:: Task prompt ::
If a line in the entries includes "leave", show that line.

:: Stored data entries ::
####

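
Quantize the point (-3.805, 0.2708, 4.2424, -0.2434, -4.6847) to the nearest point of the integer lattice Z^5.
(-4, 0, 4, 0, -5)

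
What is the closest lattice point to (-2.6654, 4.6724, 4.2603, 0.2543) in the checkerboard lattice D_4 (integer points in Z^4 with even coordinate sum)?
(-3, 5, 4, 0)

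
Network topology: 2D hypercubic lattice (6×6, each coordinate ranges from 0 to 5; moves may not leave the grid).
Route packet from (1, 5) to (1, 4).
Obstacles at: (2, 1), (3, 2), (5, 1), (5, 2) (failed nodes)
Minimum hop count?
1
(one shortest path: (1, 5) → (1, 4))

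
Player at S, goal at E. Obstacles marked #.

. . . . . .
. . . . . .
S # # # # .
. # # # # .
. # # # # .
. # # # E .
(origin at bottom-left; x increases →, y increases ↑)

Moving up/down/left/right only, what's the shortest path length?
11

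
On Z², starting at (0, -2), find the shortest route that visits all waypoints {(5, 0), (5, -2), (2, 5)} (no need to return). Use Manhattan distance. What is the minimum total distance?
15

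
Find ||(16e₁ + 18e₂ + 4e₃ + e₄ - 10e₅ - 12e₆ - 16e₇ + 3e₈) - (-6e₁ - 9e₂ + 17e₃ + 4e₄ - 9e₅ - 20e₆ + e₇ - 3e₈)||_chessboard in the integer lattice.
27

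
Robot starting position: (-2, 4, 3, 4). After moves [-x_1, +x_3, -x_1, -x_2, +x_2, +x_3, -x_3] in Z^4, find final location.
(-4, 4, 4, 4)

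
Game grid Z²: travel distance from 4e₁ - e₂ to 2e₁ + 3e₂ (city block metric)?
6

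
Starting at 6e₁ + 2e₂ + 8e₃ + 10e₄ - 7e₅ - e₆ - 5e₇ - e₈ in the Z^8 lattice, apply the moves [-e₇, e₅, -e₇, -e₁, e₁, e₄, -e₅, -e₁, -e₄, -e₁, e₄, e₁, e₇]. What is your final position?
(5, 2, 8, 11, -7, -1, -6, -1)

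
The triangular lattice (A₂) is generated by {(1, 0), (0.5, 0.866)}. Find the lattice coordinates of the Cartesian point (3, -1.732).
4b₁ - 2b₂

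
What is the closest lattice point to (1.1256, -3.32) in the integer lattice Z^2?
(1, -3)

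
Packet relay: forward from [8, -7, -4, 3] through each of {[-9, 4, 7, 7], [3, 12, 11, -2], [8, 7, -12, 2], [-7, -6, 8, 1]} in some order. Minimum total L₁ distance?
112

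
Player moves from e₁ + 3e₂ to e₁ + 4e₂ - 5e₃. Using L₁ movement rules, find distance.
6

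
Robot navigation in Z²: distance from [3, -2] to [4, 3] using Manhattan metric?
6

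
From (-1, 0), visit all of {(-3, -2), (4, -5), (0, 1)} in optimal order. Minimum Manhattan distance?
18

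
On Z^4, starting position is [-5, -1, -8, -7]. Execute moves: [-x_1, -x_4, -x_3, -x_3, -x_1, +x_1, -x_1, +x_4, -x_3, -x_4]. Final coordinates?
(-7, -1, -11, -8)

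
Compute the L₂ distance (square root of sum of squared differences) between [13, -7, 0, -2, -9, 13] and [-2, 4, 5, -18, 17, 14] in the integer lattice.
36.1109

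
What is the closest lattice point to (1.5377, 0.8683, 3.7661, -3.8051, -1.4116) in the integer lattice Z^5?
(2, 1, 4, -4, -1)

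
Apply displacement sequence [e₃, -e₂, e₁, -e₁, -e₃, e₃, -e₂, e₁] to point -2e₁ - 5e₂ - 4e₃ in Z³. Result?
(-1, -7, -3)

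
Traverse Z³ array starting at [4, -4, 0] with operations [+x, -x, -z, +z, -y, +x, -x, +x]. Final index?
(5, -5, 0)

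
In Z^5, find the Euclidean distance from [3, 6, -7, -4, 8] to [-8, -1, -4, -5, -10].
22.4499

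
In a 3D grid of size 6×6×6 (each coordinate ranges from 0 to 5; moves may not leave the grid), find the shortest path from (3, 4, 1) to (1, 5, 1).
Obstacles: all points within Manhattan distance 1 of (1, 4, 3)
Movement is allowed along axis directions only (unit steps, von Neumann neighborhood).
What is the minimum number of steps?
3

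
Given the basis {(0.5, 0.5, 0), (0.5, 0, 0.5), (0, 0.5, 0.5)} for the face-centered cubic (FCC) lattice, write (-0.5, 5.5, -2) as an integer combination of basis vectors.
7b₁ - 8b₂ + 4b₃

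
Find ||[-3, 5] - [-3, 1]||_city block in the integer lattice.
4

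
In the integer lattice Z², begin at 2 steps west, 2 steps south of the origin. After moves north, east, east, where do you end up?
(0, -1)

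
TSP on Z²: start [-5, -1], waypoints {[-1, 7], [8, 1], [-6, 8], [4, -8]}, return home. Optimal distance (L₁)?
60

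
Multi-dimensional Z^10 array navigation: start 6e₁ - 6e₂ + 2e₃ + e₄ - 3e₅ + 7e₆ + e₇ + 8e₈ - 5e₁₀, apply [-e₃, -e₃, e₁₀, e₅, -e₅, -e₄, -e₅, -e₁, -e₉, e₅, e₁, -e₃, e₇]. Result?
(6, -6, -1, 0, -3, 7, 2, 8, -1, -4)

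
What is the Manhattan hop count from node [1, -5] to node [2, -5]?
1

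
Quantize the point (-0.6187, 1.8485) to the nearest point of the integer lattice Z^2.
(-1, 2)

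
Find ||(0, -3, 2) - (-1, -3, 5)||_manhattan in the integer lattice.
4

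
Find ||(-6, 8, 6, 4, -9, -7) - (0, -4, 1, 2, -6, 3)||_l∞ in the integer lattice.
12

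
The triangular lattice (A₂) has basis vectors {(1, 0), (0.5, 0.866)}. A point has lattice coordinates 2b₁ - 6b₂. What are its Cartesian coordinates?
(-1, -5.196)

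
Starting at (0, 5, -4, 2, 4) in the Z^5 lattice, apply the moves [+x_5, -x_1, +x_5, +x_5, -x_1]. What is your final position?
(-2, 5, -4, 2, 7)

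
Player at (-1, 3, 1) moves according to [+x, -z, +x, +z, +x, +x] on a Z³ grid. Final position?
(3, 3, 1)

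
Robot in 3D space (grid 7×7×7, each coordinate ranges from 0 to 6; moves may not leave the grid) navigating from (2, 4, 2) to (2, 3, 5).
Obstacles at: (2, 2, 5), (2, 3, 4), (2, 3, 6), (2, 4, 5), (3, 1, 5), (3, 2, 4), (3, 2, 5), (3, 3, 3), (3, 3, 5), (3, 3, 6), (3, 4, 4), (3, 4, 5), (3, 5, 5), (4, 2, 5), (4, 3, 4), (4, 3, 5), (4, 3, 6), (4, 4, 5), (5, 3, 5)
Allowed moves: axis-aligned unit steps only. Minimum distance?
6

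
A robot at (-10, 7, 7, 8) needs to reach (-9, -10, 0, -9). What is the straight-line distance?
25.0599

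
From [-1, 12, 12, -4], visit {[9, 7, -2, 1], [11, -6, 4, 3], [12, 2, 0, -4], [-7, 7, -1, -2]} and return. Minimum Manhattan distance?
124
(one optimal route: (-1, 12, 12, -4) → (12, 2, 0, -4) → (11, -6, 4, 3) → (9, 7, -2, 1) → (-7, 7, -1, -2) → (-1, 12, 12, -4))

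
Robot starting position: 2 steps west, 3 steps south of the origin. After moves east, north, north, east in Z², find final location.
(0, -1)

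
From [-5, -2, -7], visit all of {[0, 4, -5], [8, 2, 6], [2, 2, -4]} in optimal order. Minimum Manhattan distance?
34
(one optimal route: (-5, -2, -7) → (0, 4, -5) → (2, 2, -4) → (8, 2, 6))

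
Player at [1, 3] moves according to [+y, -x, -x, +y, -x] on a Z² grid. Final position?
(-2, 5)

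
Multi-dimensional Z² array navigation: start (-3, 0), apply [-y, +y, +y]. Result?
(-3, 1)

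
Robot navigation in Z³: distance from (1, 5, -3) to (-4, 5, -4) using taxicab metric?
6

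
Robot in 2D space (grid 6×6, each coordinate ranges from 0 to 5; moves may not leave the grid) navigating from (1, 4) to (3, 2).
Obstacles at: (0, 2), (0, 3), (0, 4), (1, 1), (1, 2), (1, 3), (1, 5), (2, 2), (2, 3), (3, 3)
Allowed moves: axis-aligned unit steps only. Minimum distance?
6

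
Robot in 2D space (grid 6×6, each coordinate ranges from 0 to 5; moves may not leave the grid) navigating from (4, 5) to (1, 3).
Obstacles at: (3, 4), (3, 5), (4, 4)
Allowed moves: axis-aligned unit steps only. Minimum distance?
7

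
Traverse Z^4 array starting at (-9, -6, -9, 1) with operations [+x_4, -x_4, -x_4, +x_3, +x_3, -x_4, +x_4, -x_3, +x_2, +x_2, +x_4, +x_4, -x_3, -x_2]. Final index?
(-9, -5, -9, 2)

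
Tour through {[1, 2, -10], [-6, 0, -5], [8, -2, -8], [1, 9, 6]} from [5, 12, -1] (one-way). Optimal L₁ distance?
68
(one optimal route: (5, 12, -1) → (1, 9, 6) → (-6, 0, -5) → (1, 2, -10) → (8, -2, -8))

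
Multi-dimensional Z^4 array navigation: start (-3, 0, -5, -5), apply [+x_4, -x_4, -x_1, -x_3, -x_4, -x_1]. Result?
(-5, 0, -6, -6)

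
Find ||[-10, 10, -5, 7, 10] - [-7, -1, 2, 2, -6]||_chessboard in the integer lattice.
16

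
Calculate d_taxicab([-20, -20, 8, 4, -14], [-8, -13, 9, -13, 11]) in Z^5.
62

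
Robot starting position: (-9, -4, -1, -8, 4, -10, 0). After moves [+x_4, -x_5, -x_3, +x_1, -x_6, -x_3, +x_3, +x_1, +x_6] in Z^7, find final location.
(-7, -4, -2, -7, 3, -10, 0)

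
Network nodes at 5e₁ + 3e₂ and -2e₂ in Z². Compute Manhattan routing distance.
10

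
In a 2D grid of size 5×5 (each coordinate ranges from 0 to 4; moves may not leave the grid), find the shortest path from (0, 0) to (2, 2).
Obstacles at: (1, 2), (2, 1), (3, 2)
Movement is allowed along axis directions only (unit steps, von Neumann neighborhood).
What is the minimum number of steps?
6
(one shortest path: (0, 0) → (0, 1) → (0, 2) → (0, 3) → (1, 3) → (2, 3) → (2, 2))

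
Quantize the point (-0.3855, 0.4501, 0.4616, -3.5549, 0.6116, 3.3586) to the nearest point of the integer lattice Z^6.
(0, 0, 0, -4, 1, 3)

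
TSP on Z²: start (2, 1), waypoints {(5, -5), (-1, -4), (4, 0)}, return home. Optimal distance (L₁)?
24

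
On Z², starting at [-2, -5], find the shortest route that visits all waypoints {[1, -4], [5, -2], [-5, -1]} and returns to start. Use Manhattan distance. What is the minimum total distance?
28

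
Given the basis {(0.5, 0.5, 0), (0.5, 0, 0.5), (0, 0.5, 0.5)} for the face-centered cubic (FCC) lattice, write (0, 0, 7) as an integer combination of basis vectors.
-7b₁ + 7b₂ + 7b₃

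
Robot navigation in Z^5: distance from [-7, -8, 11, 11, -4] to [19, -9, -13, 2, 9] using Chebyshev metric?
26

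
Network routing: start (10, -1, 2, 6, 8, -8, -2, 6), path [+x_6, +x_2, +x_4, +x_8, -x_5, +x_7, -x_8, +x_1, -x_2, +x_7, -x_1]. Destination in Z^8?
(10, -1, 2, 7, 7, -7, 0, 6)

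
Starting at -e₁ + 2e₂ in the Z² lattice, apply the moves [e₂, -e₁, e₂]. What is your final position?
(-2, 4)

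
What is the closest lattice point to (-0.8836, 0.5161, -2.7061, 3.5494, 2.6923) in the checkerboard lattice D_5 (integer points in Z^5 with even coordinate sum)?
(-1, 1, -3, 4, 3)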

####

:: The answer ::
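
Network topology: 2D hypercubic lattice (6×6, each coordinate ranges from 0 to 5; moves may not leave the grid).
In a 3D grid of size 6×6×6 (each coordinate ranges from 0 to 5; moves may not leave the grid), find the shortest path from (3, 4, 1) to (1, 5, 1).
Robot in 3D space (grid 7×7×7, each coordinate ranges from 0 to 6; moves may not leave the grid) navigating from (2, 4, 2) to (2, 3, 5).
Robot in 2D space (grid 6×6, each coordinate ranges from 0 to 5; moves may not leave the grid) navigating from (1, 4) to (3, 2).
Robot in 2D space (grid 6×6, each coordinate ranges from 0 to 5; moves may not leave the grid) navigating from (4, 5) to (1, 3).
In a 2D grid of size 5×5 (each coordinate ranges from 0 to 4; moves may not leave the grid), find the shortest path from (0, 0) to (2, 2).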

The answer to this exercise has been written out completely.